[DESCRIPTION OF THE TASK] Work through the data below and state how many lines contain "What", giving that number alone.

[DATA SUPPLIED]
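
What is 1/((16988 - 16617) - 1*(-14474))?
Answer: 1/14845 ≈ 6.7363e-5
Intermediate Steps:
1/((16988 - 16617) - 1*(-14474)) = 1/(371 + 14474) = 1/14845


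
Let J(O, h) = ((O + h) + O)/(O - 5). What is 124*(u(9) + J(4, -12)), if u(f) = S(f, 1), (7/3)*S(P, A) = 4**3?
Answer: 27280/7 ≈ 3897.1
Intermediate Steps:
S(P, A) = 192/7 (S(P, A) = (3/7)*4**3 = (3/7)*64 = 192/7)
u(f) = 192/7
J(O, h) = (h + 2*O)/(-5 + O)
124*(u(9) + J(4, -12)) = 124*(192/7 + (-12 + 2*4)/(-5 + 4)) = 124*(192/7 + (-12 + 8)/(-1)) = 124*(192/7 - 1*(-4)) = 124*(192/7 + 4) = 124*(220/7) = 27280/7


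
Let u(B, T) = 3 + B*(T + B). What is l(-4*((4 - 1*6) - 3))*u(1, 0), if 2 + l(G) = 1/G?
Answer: -39/5 ≈ -7.8000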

[WRITTEN ANSWER] 3